> **EXERCISE**: Below are entries. Pull out all lines containing "assembled".
+++
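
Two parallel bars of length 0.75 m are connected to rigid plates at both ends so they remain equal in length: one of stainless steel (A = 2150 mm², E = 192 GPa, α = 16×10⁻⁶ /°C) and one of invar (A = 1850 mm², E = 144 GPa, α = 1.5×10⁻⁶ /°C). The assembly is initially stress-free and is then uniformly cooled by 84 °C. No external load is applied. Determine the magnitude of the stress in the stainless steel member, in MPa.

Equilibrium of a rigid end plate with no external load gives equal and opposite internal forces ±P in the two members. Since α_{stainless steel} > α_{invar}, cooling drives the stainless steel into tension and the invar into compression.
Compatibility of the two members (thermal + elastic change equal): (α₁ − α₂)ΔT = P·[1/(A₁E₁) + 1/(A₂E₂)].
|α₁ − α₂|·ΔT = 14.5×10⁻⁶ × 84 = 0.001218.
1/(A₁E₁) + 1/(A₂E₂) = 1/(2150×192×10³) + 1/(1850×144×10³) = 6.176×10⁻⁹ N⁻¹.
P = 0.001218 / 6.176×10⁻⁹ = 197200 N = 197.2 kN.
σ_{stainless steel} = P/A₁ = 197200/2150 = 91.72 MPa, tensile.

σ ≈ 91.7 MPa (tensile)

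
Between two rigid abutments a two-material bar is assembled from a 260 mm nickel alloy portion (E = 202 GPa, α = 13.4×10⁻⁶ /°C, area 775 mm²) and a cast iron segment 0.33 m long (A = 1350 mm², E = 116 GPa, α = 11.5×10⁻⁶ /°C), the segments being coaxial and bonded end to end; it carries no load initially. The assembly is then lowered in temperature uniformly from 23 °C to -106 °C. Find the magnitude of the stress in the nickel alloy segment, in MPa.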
+++
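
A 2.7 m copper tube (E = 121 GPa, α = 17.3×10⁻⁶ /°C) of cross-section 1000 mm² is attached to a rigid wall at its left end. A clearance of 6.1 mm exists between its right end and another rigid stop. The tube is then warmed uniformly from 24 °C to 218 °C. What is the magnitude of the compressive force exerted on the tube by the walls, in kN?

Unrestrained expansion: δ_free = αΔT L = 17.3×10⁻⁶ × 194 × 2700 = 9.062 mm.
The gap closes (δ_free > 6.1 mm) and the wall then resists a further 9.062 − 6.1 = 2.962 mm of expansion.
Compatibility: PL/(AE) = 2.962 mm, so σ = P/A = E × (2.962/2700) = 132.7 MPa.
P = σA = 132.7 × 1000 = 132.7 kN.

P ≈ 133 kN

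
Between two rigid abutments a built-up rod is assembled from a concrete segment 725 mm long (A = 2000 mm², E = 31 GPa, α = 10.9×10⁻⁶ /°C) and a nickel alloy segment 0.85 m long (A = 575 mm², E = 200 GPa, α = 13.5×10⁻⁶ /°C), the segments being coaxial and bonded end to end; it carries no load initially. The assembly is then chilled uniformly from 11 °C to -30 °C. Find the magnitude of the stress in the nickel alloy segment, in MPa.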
+++
> **REPLY**:
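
Between two rigid abutments a two-material bar is assembled from a 260 mm nickel alloy portion (E = 202 GPa, α = 13.4×10⁻⁶ /°C, area 775 mm²) and a cast iron segment 0.33 m long (A = 1350 mm², E = 116 GPa, α = 11.5×10⁻⁶ /°C), the segments being coaxial and bonded end to end; it carries no load initially. The assembly is then lowered in temperature uniformly from 23 °C to -106 °C. Find the magnitude of the stress in the nickel alloy segment, in MPa.
Between two rigid abutments a built-up rod is assembled from a concrete segment 725 mm long (A = 2000 mm², E = 31 GPa, α = 10.9×10⁻⁶ /°C) and a nickel alloy segment 0.85 m long (A = 575 mm², E = 200 GPa, α = 13.5×10⁻⁶ /°C), the segments being coaxial and bonded end to end; it carries no load initially. The assembly is then chilled uniformly from 11 °C to -30 °C. Find the magnitude of the stress in the nickel alloy segment, in MPa.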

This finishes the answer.